Write out exactly the lines of the entries below from the one holding "In economics, the" to the one holding "subject to x^2 + y^2 = 192.", inclusive, and leave out all other lines.

--- Listed records ---

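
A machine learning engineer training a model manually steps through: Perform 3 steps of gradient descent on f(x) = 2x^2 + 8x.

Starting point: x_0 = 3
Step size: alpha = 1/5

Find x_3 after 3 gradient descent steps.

f(x) = 2x^2 + 8x, f'(x) = 4x + (8)
Step 1: f'(3) = 20, x_1 = 3 - 1/5 * 20 = -1
Step 2: f'(-1) = 4, x_2 = -1 - 1/5 * 4 = -9/5
Step 3: f'(-9/5) = 4/5, x_3 = -9/5 - 1/5 * 4/5 = -49/25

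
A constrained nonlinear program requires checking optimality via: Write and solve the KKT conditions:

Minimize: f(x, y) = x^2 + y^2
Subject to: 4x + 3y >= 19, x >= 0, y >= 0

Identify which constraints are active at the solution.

KKT conditions for min x^2 + y^2 s.t. 4x + 3y >= 19, x >= 0, y >= 0:
Stationarity: 2x = mu*4 + mu_x, 2y = mu*3 + mu_y, with mu, mu_x, mu_y >= 0
Complementary slackness: mu*(4x + 3y - 19) = 0, mu_x*x = 0, mu_y*y = 0
(0, 0) is infeasible (4*0 + 3*0 < 19), so if mu = 0 stationarity would force x = mu_x/2 >= 0, y = mu_y/2 >= 0 with mu_x*x = mu_y*y = 0, i.e. x = y = 0: contradiction. Hence mu > 0 and 4x + 3y = 19 is active.
Try x > 0, y > 0 (so mu_x = mu_y = 0): x = 4*mu/2, y = 3*mu/2
Substitute: 4*(4*mu/2) + 3*(3*mu/2) = 19
  mu*25/2 = 19 => mu = 38/25
x* = 76/25 > 0, y* = 57/25 > 0, consistent with mu_x = mu_y = 0.
f is convex and the constraints are linear, so this KKT point is the global minimum.
f* = 361/25
Active constraints: 4x + 3y >= 19 (holds with equality, mu = 38/25 > 0); x >= 0 and y >= 0 are inactive (mu_x = mu_y = 0).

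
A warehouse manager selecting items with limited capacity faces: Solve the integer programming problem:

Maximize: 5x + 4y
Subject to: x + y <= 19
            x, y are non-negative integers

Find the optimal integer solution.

Objective: 5x + 4y, constraint: x + y <= 19
Coefficient of x is 5 >= coefficient of y is 4, so allocate the entire budget to x.
Optimal: x = 19, y = 0, value = 95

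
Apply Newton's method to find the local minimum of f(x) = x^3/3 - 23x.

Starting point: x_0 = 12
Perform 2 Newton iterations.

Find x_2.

f(x) = x^3/3 - 23x
f'(x) = x^2 - 23, f''(x) = 2x
Newton update: x_{n+1} = x_n - (x_n^2 - 23)/(2*x_n)
Step 1: x_0 = 12, f'=121, f''=24, x_1 = 167/24
Step 2: x_1 = 167/24, f'=14641/576, f''=167/12, x_2 = 41137/8016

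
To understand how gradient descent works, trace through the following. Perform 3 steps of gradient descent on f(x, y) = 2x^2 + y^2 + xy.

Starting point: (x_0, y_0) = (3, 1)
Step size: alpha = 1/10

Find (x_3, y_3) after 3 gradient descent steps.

f(x,y) = 2x^2 + y^2 + xy
grad_x = 4x + 1y, grad_y = 2y + 1x
Step 1: grad = (13, 5), (17/10, 1/2)
Step 2: grad = (73/10, 27/10), (97/100, 23/100)
Step 3: grad = (411/100, 143/100), (559/1000, 87/1000)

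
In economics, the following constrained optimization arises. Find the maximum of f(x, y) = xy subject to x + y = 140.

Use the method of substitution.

Substitute y = 140 - x into f(x,y) = xy:
g(x) = x(140 - x) = 140x - x^2
g'(x) = 140 - 2x = 0  =>  x = 70
y = 140 - 70 = 70
Maximum value = 70 * 70 = 4900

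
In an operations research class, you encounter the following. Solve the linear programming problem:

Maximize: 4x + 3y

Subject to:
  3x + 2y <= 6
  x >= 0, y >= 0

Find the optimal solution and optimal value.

The feasible region has vertices at [(0, 0), (2, 0), (0, 3)].
Checking objective 4x + 3y at each vertex:
  (0, 0): 4*0 + 3*0 = 0
  (2, 0): 4*2 + 3*0 = 8
  (0, 3): 4*0 + 3*3 = 9
Maximum is 9 at (0, 3).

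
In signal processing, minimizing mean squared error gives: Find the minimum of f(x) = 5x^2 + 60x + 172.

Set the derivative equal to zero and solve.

f(x) = 5x^2 + 60x + 172
f'(x) = 10x + (60) = 0
x = -60/10 = -6
f(-6) = -8
Since f''(x) = 10 > 0, this is a minimum.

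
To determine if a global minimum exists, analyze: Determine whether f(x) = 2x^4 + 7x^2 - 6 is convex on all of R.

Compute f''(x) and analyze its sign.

f(x) = 2x^4 + 7x^2 - 6
f'(x) = 8x^3 + 14x
f''(x) = 24x^2 + 14
f''(x) = 24x^2 + 14 >= 14 > 0 for all x
Therefore, f is convex on R.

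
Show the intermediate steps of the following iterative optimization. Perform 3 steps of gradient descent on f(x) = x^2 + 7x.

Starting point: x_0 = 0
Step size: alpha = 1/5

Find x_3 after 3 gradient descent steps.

f(x) = x^2 + 7x, f'(x) = 2x + (7)
Step 1: f'(0) = 7, x_1 = 0 - 1/5 * 7 = -7/5
Step 2: f'(-7/5) = 21/5, x_2 = -7/5 - 1/5 * 21/5 = -56/25
Step 3: f'(-56/25) = 63/25, x_3 = -56/25 - 1/5 * 63/25 = -343/125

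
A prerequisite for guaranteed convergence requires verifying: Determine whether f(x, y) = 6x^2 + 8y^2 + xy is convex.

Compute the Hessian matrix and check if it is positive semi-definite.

f(x,y) = 6x^2 + 8y^2 + xy
Hessian H = [[12, 1], [1, 16]]
trace(H) = 28, det(H) = 191
Eigenvalues: (28 +/- sqrt(20)) / 2 = 16.24, 11.76
Since both eigenvalues > 0, f is convex.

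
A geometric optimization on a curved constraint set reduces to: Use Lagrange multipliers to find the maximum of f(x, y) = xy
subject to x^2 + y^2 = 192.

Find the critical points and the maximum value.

Lagrange conditions: y = 2*lambda*x and x = 2*lambda*y
If x = 0 then y = 0, violating the constraint, so x, y != 0.
Dividing: y/x = x/y => x^2 = y^2 => y = x or y = -x
Constraint: 2x^2 = 192 => x^2 = 96 => x = +/-sqrt(96)
Critical points: (sqrt(96), sqrt(96)), (-sqrt(96), -sqrt(96)), (sqrt(96), -sqrt(96)), (-sqrt(96), sqrt(96))
  y = x:  xy = x^2 = 96  at (sqrt(96), sqrt(96)) and (-sqrt(96), -sqrt(96))
  y = -x: xy = -x^2 = -96 at (sqrt(96), -sqrt(96)) and (-sqrt(96), sqrt(96))
Maximum xy = 96 at (sqrt(96), sqrt(96)) and (-sqrt(96), -sqrt(96))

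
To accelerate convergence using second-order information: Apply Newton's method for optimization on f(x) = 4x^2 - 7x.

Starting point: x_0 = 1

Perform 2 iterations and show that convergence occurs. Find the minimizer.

f(x) = 4x^2 - 7x, f'(x) = 8x + (-7), f''(x) = 8
Step 1: f'(1) = 1, x_1 = 1 - 1/8 = 7/8
Step 2: f'(7/8) = 0, x_2 = 7/8 (converged)
Newton's method converges in 1 step for quadratics.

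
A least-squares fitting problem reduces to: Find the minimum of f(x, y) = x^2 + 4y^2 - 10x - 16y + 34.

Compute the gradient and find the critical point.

f(x,y) = x^2 + 4y^2 - 10x - 16y + 34
df/dx = 2x + (-10) = 0  =>  x = 5
df/dy = 8y + (-16) = 0  =>  y = 2
f(5, 2) = 1*(5)^2 + 4*(2)^2 + -10*(5) + -16*(2) + 34 = -7
Hessian is diagonal with entries 2, 8 > 0, so this is a minimum.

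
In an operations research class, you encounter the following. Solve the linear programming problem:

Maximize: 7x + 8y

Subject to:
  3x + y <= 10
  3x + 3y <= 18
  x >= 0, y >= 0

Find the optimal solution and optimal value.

Feasible vertices: (0, 0), (0, 6), (2, 4), (10/3, 0)
Objective 7x + 8y at each:
  (0, 0): 0
  (0, 6): 48
  (2, 4): 46
  (10/3, 0): 70/3
Maximum is 48 at (0, 6).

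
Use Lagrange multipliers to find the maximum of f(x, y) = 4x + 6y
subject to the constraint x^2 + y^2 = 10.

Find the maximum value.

Set up Lagrange conditions: grad f = lambda * grad g
  4 = 2*lambda*x
  6 = 2*lambda*y
From these: x/y = 4/6, so x = 4t, y = 6t for some t.
Substitute into constraint: (4t)^2 + (6t)^2 = 10
  t^2 * 52 = 10
  t = sqrt(10/52)
Maximum = 4*x + 6*y = (4^2 + 6^2)*t = 52 * sqrt(10/52) = sqrt(520)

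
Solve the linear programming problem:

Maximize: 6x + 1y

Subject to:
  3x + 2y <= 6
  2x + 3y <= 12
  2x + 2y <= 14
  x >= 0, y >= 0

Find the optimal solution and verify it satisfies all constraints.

Feasible vertices: (0, 0), (0, 3), (2, 0)
Objective 6x + 1y at each vertex:
  (0, 0): 0
  (0, 3): 3
  (2, 0): 12
Maximum is 12 at (2, 0).
Verify constraints at (x, y) = (2, 0):
  3*2 + 2*0 = 6 <= 6 (active)
  2*2 + 3*0 = 4 <= 12
  2*2 + 2*0 = 4 <= 14
  x = 2 >= 0, y = 0 >= 0. All constraints satisfied.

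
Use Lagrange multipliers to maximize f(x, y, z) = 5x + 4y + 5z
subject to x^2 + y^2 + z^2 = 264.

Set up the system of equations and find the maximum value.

Lagrange conditions: 5 = 2*lambda*x, 4 = 2*lambda*y, 5 = 2*lambda*z
So x:5 = y:4 = z:5, i.e. x = 5t, y = 4t, z = 5t
Constraint: t^2*(5^2 + 4^2 + 5^2) = 264
  t^2 * 66 = 264  =>  t = sqrt(4)
Maximum = 5*5t + 4*4t + 5*5t = 66*sqrt(4) = 132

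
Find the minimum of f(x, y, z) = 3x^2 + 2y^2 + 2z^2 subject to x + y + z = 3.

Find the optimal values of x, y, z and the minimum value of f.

Using Lagrange multipliers on f = 3x^2 + 2y^2 + 2z^2 with constraint x + y + z = 3:
Conditions: 2*3*x = lambda, 2*2*y = lambda, 2*2*z = lambda
So x = lambda/6, y = lambda/4, z = lambda/4
Substituting into constraint: lambda * (2/3) = 3
lambda = 9/2
x = 3/4, y = 9/8, z = 9/8
Minimum value = 27/4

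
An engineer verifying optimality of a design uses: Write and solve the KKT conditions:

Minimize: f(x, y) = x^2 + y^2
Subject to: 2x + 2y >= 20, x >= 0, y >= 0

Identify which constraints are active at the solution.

KKT conditions for min x^2 + y^2 s.t. 2x + 2y >= 20, x >= 0, y >= 0:
Stationarity: 2x = mu*2 + mu_x, 2y = mu*2 + mu_y, with mu, mu_x, mu_y >= 0
Complementary slackness: mu*(2x + 2y - 20) = 0, mu_x*x = 0, mu_y*y = 0
(0, 0) is infeasible (2*0 + 2*0 < 20), so if mu = 0 stationarity would force x = mu_x/2 >= 0, y = mu_y/2 >= 0 with mu_x*x = mu_y*y = 0, i.e. x = y = 0: contradiction. Hence mu > 0 and 2x + 2y = 20 is active.
Try x > 0, y > 0 (so mu_x = mu_y = 0): x = 2*mu/2, y = 2*mu/2
Substitute: 2*(2*mu/2) + 2*(2*mu/2) = 20
  mu*8/2 = 20 => mu = 5
x* = 5 > 0, y* = 5 > 0, consistent with mu_x = mu_y = 0.
f is convex and the constraints are linear, so this KKT point is the global minimum.
f* = 50
Active constraints: 2x + 2y >= 20 (holds with equality, mu = 5 > 0); x >= 0 and y >= 0 are inactive (mu_x = mu_y = 0).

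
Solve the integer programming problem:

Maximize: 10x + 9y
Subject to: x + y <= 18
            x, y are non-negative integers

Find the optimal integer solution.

Objective: 10x + 9y, constraint: x + y <= 18
Coefficient of x is 10 >= coefficient of y is 9, so allocate the entire budget to x.
Optimal: x = 18, y = 0, value = 180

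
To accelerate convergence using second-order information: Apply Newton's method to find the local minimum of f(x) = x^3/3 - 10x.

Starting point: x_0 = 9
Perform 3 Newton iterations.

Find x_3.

f(x) = x^3/3 - 10x
f'(x) = x^2 - 10, f''(x) = 2x
Newton update: x_{n+1} = x_n - (x_n^2 - 10)/(2*x_n)
Step 1: x_0 = 9, f'=71, f''=18, x_1 = 91/18
Step 2: x_1 = 91/18, f'=5041/324, f''=91/9, x_2 = 11521/3276
Step 3: x_2 = 11521/3276, f'=25411681/10732176, f''=11521/1638, x_3 = 240055201/75485592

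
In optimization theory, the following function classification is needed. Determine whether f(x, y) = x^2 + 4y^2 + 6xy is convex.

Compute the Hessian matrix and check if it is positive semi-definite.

f(x,y) = x^2 + 4y^2 + 6xy
Hessian H = [[2, 6], [6, 8]]
trace(H) = 10, det(H) = -20
Eigenvalues: (10 +/- sqrt(180)) / 2 = 11.71, -1.708
Since not both eigenvalues positive, f is neither convex nor concave.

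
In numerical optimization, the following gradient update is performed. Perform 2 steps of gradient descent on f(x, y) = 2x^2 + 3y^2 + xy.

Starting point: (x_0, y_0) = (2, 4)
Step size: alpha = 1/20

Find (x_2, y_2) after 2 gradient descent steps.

f(x,y) = 2x^2 + 3y^2 + xy
grad_x = 4x + 1y, grad_y = 6y + 1x
Step 1: grad = (12, 26), (7/5, 27/10)
Step 2: grad = (83/10, 88/5), (197/200, 91/50)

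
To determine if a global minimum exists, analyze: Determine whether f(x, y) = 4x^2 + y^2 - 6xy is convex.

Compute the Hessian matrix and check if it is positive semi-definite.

f(x,y) = 4x^2 + y^2 - 6xy
Hessian H = [[8, -6], [-6, 2]]
trace(H) = 10, det(H) = -20
Eigenvalues: (10 +/- sqrt(180)) / 2 = 11.71, -1.708
Since not both eigenvalues positive, f is neither convex nor concave.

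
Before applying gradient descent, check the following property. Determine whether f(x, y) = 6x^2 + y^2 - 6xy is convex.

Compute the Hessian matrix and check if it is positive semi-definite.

f(x,y) = 6x^2 + y^2 - 6xy
Hessian H = [[12, -6], [-6, 2]]
trace(H) = 14, det(H) = -12
Eigenvalues: (14 +/- sqrt(244)) / 2 = 14.81, -0.8102
Since not both eigenvalues positive, f is neither convex nor concave.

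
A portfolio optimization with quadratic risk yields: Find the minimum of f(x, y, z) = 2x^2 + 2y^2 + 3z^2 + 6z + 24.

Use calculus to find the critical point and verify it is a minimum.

f(x,y,z) = 2x^2 + 2y^2 + 3z^2 + 6z + 24
df/dx = 4x + (0) = 0 => x = 0
df/dy = 4y + (0) = 0 => y = 0
df/dz = 6z + (6) = 0 => z = -1
f(0,0,-1) = 2*(0)^2 + 2*(0)^2 + 3*(-1)^2 + 6*(-1) + 24 = 21
Hessian is diagonal with entries 4, 4, 6 > 0, confirmed minimum.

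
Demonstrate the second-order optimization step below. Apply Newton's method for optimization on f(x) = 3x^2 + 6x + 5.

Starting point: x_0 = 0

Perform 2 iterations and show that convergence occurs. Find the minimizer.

f(x) = 3x^2 + 6x + 5, f'(x) = 6x + (6), f''(x) = 6
Step 1: f'(0) = 6, x_1 = 0 - 6/6 = -1
Step 2: f'(-1) = 0, x_2 = -1 (converged)
Newton's method converges in 1 step for quadratics.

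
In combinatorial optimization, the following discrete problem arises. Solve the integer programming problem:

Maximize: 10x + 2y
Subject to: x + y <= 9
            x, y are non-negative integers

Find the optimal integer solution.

Objective: 10x + 2y, constraint: x + y <= 9
Coefficient of x is 10 >= coefficient of y is 2, so allocate the entire budget to x.
Optimal: x = 9, y = 0, value = 90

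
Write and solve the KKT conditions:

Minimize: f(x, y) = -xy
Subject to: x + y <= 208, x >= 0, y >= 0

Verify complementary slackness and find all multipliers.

Problem: min -xy s.t. x + y <= 208 (multiplier lambda), x >= 0 (mu_x), y >= 0 (mu_y)
KKT stationarity: -y + lambda - mu_x = 0, -x + lambda - mu_y = 0, with lambda, mu_x, mu_y >= 0
Complementary slackness: lambda*(x + y - 208) = 0, mu_x*x = 0, mu_y*y = 0
If lambda = 0: y = -mu_x <= 0 and x = -mu_y <= 0 force x = y = 0 with f = 0; but x = y = 104 is feasible with f = -10816 < 0, so this is not the minimum. Hence lambda > 0 and x + y = 208.
Try x > 0, y > 0 (so mu_x = mu_y = 0): y = lambda, x = lambda => x = y = lambda
x + y = 208 => 2*lambda = 208 => lambda = 104
x* = y* = 104 > 0, consistent with mu_x = mu_y = 0.
(Any feasible point with x = 0 or y = 0 has f = 0 > -10816, so the minimum is not on those boundaries.)
min(-xy) = -10816 (i.e. max xy = 10816)
Multipliers: lambda = 104, mu_x = 0, mu_y = 0
Complementary slackness: lambda*(x + y - 208) = 104*(104 + 104 - 208) = 0, mu_x*x = 0*104 = 0, mu_y*y = 0*104 = 0. Satisfied.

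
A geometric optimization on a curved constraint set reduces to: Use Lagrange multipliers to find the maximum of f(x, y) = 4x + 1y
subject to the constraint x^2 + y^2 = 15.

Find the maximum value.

Set up Lagrange conditions: grad f = lambda * grad g
  4 = 2*lambda*x
  1 = 2*lambda*y
From these: x/y = 4/1, so x = 4t, y = 1t for some t.
Substitute into constraint: (4t)^2 + (1t)^2 = 15
  t^2 * 17 = 15
  t = sqrt(15/17)
Maximum = 4*x + 1*y = (4^2 + 1^2)*t = 17 * sqrt(15/17) = sqrt(255)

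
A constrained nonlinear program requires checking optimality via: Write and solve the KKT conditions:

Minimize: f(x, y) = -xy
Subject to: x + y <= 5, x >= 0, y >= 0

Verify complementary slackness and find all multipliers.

Problem: min -xy s.t. x + y <= 5 (multiplier lambda), x >= 0 (mu_x), y >= 0 (mu_y)
KKT stationarity: -y + lambda - mu_x = 0, -x + lambda - mu_y = 0, with lambda, mu_x, mu_y >= 0
Complementary slackness: lambda*(x + y - 5) = 0, mu_x*x = 0, mu_y*y = 0
If lambda = 0: y = -mu_x <= 0 and x = -mu_y <= 0 force x = y = 0 with f = 0; but x = y = 5/2 is feasible with f = -25/4 < 0, so this is not the minimum. Hence lambda > 0 and x + y = 5.
Try x > 0, y > 0 (so mu_x = mu_y = 0): y = lambda, x = lambda => x = y = lambda
x + y = 5 => 2*lambda = 5 => lambda = 5/2
x* = y* = 5/2 > 0, consistent with mu_x = mu_y = 0.
(Any feasible point with x = 0 or y = 0 has f = 0 > -25/4, so the minimum is not on those boundaries.)
min(-xy) = -25/4 (i.e. max xy = 25/4)
Multipliers: lambda = 5/2, mu_x = 0, mu_y = 0
Complementary slackness: lambda*(x + y - 5) = 5/2*(5/2 + 5/2 - 5) = 0, mu_x*x = 0*5/2 = 0, mu_y*y = 0*5/2 = 0. Satisfied.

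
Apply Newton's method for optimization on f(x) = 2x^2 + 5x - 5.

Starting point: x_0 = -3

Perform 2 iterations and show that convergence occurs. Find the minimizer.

f(x) = 2x^2 + 5x - 5, f'(x) = 4x + (5), f''(x) = 4
Step 1: f'(-3) = -7, x_1 = -3 - -7/4 = -5/4
Step 2: f'(-5/4) = 0, x_2 = -5/4 (converged)
Newton's method converges in 1 step for quadratics.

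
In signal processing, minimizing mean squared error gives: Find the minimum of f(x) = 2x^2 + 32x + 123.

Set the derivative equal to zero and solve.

f(x) = 2x^2 + 32x + 123
f'(x) = 4x + (32) = 0
x = -32/4 = -8
f(-8) = -5
Since f''(x) = 4 > 0, this is a minimum.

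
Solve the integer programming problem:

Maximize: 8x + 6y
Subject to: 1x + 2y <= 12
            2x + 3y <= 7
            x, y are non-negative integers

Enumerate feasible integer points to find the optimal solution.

Constraint 1: 1x + 2y <= 12
Constraint 2: 2x + 3y <= 7
Feasible x range (need y >= 0): 0 <= x <= min(12/1, 7/2) => x in {0, ..., 3}.
Enumerate feasible integer points row by row (the coefficient of y is 6 > 0, so for each x the largest feasible y gives the best value):
  x = 0: y <= min((12 - 1*0)/2, (7 - 2*0)/3) => y in {0, ..., 2}; best 8*0 + 6*2 = 12
  x = 1: y <= min((12 - 1*1)/2, (7 - 2*1)/3) => y in {0, ..., 1}; best 8*1 + 6*1 = 14
  x = 2: y <= min((12 - 1*2)/2, (7 - 2*2)/3) => y in {0, ..., 1}; best 8*2 + 6*1 = 22
  x = 3: y <= min((12 - 1*3)/2, (7 - 2*3)/3) => y in {0}; best 8*3 + 6*0 = 24
The maximum 8x + 6y = 24 is achieved at x = 3, y = 0.
Check: 1*3 + 2*0 = 3 <= 12 and 2*3 + 3*0 = 6 <= 7.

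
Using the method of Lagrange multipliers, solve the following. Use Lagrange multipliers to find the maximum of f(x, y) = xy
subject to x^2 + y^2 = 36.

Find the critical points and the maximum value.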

---

▶ [Response area]:
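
In economics, the following constrained optimization arises. Find the maximum of f(x, y) = xy subject to x + y = 140.

Use the method of substitution.

Substitute y = 140 - x into f(x,y) = xy:
g(x) = x(140 - x) = 140x - x^2
g'(x) = 140 - 2x = 0  =>  x = 70
y = 140 - 70 = 70
Maximum value = 70 * 70 = 4900

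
In an operations research class, you encounter the following. Solve the linear programming problem:

Maximize: 4x + 3y

Subject to:
  3x + 2y <= 6
  x >= 0, y >= 0

Find the optimal solution and optimal value.

The feasible region has vertices at [(0, 0), (2, 0), (0, 3)].
Checking objective 4x + 3y at each vertex:
  (0, 0): 4*0 + 3*0 = 0
  (2, 0): 4*2 + 3*0 = 8
  (0, 3): 4*0 + 3*3 = 9
Maximum is 9 at (0, 3).

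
In signal processing, minimizing mean squared error gives: Find the minimum of f(x) = 5x^2 + 60x + 172.

Set the derivative equal to zero and solve.

f(x) = 5x^2 + 60x + 172
f'(x) = 10x + (60) = 0
x = -60/10 = -6
f(-6) = -8
Since f''(x) = 10 > 0, this is a minimum.

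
To determine if a global minimum exists, analyze: Determine whether f(x) = 2x^4 + 7x^2 - 6 is convex on all of R.

Compute f''(x) and analyze its sign.

f(x) = 2x^4 + 7x^2 - 6
f'(x) = 8x^3 + 14x
f''(x) = 24x^2 + 14
f''(x) = 24x^2 + 14 >= 14 > 0 for all x
Therefore, f is convex on R.

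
Show the intermediate steps of the following iterative optimization. Perform 3 steps of gradient descent on f(x) = x^2 + 7x.

Starting point: x_0 = 0
Step size: alpha = 1/5

Find x_3 after 3 gradient descent steps.

f(x) = x^2 + 7x, f'(x) = 2x + (7)
Step 1: f'(0) = 7, x_1 = 0 - 1/5 * 7 = -7/5
Step 2: f'(-7/5) = 21/5, x_2 = -7/5 - 1/5 * 21/5 = -56/25
Step 3: f'(-56/25) = 63/25, x_3 = -56/25 - 1/5 * 63/25 = -343/125

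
A prerequisite for guaranteed convergence requires verifying: Determine whether f(x, y) = 6x^2 + 8y^2 + xy is convex.

Compute the Hessian matrix and check if it is positive semi-definite.

f(x,y) = 6x^2 + 8y^2 + xy
Hessian H = [[12, 1], [1, 16]]
trace(H) = 28, det(H) = 191
Eigenvalues: (28 +/- sqrt(20)) / 2 = 16.24, 11.76
Since both eigenvalues > 0, f is convex.

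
A geometric optimization on a curved constraint set reduces to: Use Lagrange multipliers to find the maximum of f(x, y) = xy
subject to x^2 + y^2 = 192.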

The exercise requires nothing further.